EXERCISE:
Give back the data in full. Leave nothing out.

Stored items:
========
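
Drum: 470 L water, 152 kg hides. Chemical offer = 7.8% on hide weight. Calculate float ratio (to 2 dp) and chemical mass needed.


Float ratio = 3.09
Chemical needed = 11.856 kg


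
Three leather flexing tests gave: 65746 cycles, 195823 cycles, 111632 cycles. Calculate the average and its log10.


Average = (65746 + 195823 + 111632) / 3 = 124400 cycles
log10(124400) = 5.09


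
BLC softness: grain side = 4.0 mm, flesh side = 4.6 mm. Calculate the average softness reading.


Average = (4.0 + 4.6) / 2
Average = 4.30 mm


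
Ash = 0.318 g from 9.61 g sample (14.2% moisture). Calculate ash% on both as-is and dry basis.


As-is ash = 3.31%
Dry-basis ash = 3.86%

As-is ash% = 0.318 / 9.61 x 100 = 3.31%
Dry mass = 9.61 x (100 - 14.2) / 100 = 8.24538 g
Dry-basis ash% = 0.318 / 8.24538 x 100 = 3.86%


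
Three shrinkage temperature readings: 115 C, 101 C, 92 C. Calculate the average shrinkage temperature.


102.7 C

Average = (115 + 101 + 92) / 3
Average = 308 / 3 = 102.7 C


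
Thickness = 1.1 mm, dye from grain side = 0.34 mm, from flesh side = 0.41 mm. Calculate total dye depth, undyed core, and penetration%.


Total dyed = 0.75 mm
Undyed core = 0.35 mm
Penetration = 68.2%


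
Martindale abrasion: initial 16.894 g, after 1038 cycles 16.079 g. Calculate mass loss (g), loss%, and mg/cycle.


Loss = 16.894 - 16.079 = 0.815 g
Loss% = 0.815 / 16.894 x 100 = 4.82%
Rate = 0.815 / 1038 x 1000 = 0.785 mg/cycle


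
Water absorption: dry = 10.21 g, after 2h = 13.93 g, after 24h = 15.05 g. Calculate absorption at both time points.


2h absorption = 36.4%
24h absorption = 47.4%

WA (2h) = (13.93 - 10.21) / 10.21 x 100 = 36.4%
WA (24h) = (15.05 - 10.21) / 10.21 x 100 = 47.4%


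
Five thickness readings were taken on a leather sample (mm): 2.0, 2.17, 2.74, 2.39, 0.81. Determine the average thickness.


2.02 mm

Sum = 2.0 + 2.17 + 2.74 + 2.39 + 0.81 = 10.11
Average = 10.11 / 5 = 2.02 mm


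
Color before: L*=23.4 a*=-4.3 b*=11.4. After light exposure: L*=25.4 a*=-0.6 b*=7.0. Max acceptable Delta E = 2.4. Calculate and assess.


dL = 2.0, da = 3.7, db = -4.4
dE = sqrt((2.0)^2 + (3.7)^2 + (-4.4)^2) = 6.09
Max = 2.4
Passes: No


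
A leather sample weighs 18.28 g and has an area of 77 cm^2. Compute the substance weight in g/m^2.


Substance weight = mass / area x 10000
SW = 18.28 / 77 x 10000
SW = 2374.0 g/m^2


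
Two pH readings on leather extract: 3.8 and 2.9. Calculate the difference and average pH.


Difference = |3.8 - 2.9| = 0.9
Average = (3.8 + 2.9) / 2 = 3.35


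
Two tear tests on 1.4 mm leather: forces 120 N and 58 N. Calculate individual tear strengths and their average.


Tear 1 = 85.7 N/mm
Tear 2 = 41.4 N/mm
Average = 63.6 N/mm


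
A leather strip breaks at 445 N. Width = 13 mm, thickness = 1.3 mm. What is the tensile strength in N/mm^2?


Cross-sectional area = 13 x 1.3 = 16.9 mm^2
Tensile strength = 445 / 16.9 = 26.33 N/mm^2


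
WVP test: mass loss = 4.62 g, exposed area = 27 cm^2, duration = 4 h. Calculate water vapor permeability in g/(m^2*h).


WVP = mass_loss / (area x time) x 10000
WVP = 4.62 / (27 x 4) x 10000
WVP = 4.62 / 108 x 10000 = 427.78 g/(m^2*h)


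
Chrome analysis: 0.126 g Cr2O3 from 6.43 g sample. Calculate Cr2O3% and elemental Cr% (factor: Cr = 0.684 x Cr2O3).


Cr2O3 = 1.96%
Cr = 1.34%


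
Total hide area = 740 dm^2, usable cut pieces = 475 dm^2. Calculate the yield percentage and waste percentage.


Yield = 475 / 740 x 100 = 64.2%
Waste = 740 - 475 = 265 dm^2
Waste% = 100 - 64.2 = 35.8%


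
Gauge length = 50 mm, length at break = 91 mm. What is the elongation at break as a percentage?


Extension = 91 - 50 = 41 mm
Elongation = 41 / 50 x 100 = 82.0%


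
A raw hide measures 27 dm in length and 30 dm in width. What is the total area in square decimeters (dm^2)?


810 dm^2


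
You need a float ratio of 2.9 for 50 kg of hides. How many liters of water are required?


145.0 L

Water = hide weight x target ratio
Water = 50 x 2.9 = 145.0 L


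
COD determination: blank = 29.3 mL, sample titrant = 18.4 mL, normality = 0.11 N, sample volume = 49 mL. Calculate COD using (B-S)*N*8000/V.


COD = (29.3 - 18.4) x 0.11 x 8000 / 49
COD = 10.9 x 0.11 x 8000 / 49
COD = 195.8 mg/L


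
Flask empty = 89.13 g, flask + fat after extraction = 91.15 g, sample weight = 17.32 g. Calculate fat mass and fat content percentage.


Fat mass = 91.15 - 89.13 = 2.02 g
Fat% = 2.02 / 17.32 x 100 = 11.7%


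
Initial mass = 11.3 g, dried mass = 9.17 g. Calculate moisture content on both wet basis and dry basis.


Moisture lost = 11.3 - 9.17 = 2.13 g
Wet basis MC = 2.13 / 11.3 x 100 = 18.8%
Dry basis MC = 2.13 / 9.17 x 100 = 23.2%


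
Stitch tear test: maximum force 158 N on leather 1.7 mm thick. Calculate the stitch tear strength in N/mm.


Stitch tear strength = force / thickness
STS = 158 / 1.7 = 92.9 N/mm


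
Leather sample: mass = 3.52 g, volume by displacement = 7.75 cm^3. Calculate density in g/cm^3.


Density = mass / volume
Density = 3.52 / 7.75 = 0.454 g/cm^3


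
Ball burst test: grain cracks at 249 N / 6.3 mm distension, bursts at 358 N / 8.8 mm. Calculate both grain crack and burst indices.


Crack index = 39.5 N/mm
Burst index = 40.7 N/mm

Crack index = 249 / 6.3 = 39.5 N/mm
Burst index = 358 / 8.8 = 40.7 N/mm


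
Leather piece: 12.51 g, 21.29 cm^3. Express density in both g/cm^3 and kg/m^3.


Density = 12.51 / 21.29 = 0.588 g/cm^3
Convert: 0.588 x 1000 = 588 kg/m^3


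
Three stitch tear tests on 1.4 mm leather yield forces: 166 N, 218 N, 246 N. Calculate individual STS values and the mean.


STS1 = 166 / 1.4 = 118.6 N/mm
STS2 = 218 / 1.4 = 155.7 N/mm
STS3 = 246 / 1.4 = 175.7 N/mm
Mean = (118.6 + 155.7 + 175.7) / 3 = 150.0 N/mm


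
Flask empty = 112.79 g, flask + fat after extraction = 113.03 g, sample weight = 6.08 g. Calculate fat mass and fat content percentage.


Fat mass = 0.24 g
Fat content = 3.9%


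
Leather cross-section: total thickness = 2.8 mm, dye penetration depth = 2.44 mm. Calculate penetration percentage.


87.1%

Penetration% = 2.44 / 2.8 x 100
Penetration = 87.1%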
========
EXERCISE OUTPUT:
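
Drum: 470 L water, 152 kg hides. Chemical offer = 7.8% on hide weight. Calculate float ratio (to 2 dp) and chemical mass needed.


Float ratio = 3.09
Chemical needed = 11.856 kg


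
Three leather flexing tests gave: 65746 cycles, 195823 cycles, 111632 cycles. Calculate the average and its log10.


Average = (65746 + 195823 + 111632) / 3 = 124400 cycles
log10(124400) = 5.09


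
BLC softness: grain side = 4.0 mm, flesh side = 4.6 mm. Calculate the average softness reading.


Average = (4.0 + 4.6) / 2
Average = 4.30 mm


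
Ash = 0.318 g from 9.61 g sample (14.2% moisture). Calculate ash% on both as-is and dry basis.


As-is ash = 3.31%
Dry-basis ash = 3.86%

As-is ash% = 0.318 / 9.61 x 100 = 3.31%
Dry mass = 9.61 x (100 - 14.2) / 100 = 8.24538 g
Dry-basis ash% = 0.318 / 8.24538 x 100 = 3.86%


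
Three shrinkage temperature readings: 115 C, 101 C, 92 C. Calculate the average shrinkage temperature.


102.7 C

Average = (115 + 101 + 92) / 3
Average = 308 / 3 = 102.7 C


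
Thickness = 1.1 mm, dye from grain side = 0.34 mm, from flesh side = 0.41 mm. Calculate total dye depth, undyed core, and penetration%.


Total dyed = 0.75 mm
Undyed core = 0.35 mm
Penetration = 68.2%


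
Martindale abrasion: initial 16.894 g, after 1038 cycles 16.079 g. Calculate mass loss (g), loss%, and mg/cycle.


Loss = 16.894 - 16.079 = 0.815 g
Loss% = 0.815 / 16.894 x 100 = 4.82%
Rate = 0.815 / 1038 x 1000 = 0.785 mg/cycle


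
Water absorption: dry = 10.21 g, after 2h = 13.93 g, after 24h = 15.05 g. Calculate absorption at both time points.


2h absorption = 36.4%
24h absorption = 47.4%

WA (2h) = (13.93 - 10.21) / 10.21 x 100 = 36.4%
WA (24h) = (15.05 - 10.21) / 10.21 x 100 = 47.4%


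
Five thickness readings were taken on a leather sample (mm): 2.0, 2.17, 2.74, 2.39, 0.81. Determine the average thickness.


2.02 mm

Sum = 2.0 + 2.17 + 2.74 + 2.39 + 0.81 = 10.11
Average = 10.11 / 5 = 2.02 mm


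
Color before: L*=23.4 a*=-4.3 b*=11.4. After light exposure: L*=25.4 a*=-0.6 b*=7.0. Max acceptable Delta E = 2.4. Calculate and assess.


dL = 2.0, da = 3.7, db = -4.4
dE = sqrt((2.0)^2 + (3.7)^2 + (-4.4)^2) = 6.09
Max = 2.4
Passes: No


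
A leather sample weighs 18.28 g and has an area of 77 cm^2. Compute the substance weight in g/m^2.


Substance weight = mass / area x 10000
SW = 18.28 / 77 x 10000
SW = 2374.0 g/m^2


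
Two pH readings on leather extract: 3.8 and 2.9. Calculate the difference and average pH.


Difference = |3.8 - 2.9| = 0.9
Average = (3.8 + 2.9) / 2 = 3.35


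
Two tear tests on 1.4 mm leather: forces 120 N and 58 N. Calculate individual tear strengths and their average.


Tear 1 = 85.7 N/mm
Tear 2 = 41.4 N/mm
Average = 63.6 N/mm


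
A leather strip breaks at 445 N. Width = 13 mm, thickness = 1.3 mm. What is the tensile strength in N/mm^2?


Cross-sectional area = 13 x 1.3 = 16.9 mm^2
Tensile strength = 445 / 16.9 = 26.33 N/mm^2


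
WVP test: mass loss = 4.62 g, exposed area = 27 cm^2, duration = 4 h. Calculate water vapor permeability in g/(m^2*h).


WVP = mass_loss / (area x time) x 10000
WVP = 4.62 / (27 x 4) x 10000
WVP = 4.62 / 108 x 10000 = 427.78 g/(m^2*h)


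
Chrome analysis: 0.126 g Cr2O3 from 6.43 g sample. Calculate Cr2O3% and elemental Cr% (factor: Cr = 0.684 x Cr2O3).


Cr2O3 = 1.96%
Cr = 1.34%


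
Total hide area = 740 dm^2, usable cut pieces = 475 dm^2. Calculate the yield percentage and waste percentage.


Yield = 475 / 740 x 100 = 64.2%
Waste = 740 - 475 = 265 dm^2
Waste% = 100 - 64.2 = 35.8%


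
Gauge length = 50 mm, length at break = 91 mm. What is the elongation at break as a percentage?


Extension = 91 - 50 = 41 mm
Elongation = 41 / 50 x 100 = 82.0%


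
A raw hide measures 27 dm in length and 30 dm in width. What is the total area in square decimeters (dm^2)?


810 dm^2


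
You need a float ratio of 2.9 for 50 kg of hides. How many liters of water are required?


145.0 L

Water = hide weight x target ratio
Water = 50 x 2.9 = 145.0 L


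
COD determination: blank = 29.3 mL, sample titrant = 18.4 mL, normality = 0.11 N, sample volume = 49 mL. Calculate COD using (B-S)*N*8000/V.


COD = (29.3 - 18.4) x 0.11 x 8000 / 49
COD = 10.9 x 0.11 x 8000 / 49
COD = 195.8 mg/L


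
Flask empty = 89.13 g, flask + fat after extraction = 91.15 g, sample weight = 17.32 g. Calculate fat mass and fat content percentage.


Fat mass = 91.15 - 89.13 = 2.02 g
Fat% = 2.02 / 17.32 x 100 = 11.7%


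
Initial mass = 11.3 g, dried mass = 9.17 g. Calculate moisture content on both wet basis and dry basis.


Moisture lost = 11.3 - 9.17 = 2.13 g
Wet basis MC = 2.13 / 11.3 x 100 = 18.8%
Dry basis MC = 2.13 / 9.17 x 100 = 23.2%


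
Stitch tear test: maximum force 158 N on leather 1.7 mm thick. Calculate the stitch tear strength in N/mm.


Stitch tear strength = force / thickness
STS = 158 / 1.7 = 92.9 N/mm


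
Leather sample: mass = 3.52 g, volume by displacement = 7.75 cm^3. Calculate density in g/cm^3.


Density = mass / volume
Density = 3.52 / 7.75 = 0.454 g/cm^3


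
Ball burst test: grain cracks at 249 N / 6.3 mm distension, bursts at 358 N / 8.8 mm. Calculate both grain crack and burst indices.


Crack index = 39.5 N/mm
Burst index = 40.7 N/mm

Crack index = 249 / 6.3 = 39.5 N/mm
Burst index = 358 / 8.8 = 40.7 N/mm


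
Leather piece: 12.51 g, 21.29 cm^3. Express density in both g/cm^3 and kg/m^3.


Density = 12.51 / 21.29 = 0.588 g/cm^3
Convert: 0.588 x 1000 = 588 kg/m^3


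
Three stitch tear tests on 1.4 mm leather yield forces: 166 N, 218 N, 246 N. Calculate individual STS values and the mean.


STS1 = 166 / 1.4 = 118.6 N/mm
STS2 = 218 / 1.4 = 155.7 N/mm
STS3 = 246 / 1.4 = 175.7 N/mm
Mean = (118.6 + 155.7 + 175.7) / 3 = 150.0 N/mm


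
Flask empty = 112.79 g, flask + fat after extraction = 113.03 g, sample weight = 6.08 g. Calculate fat mass and fat content percentage.


Fat mass = 0.24 g
Fat content = 3.9%


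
Leather cross-section: total thickness = 2.8 mm, dye penetration depth = 2.44 mm. Calculate penetration percentage.


87.1%

Penetration% = 2.44 / 2.8 x 100
Penetration = 87.1%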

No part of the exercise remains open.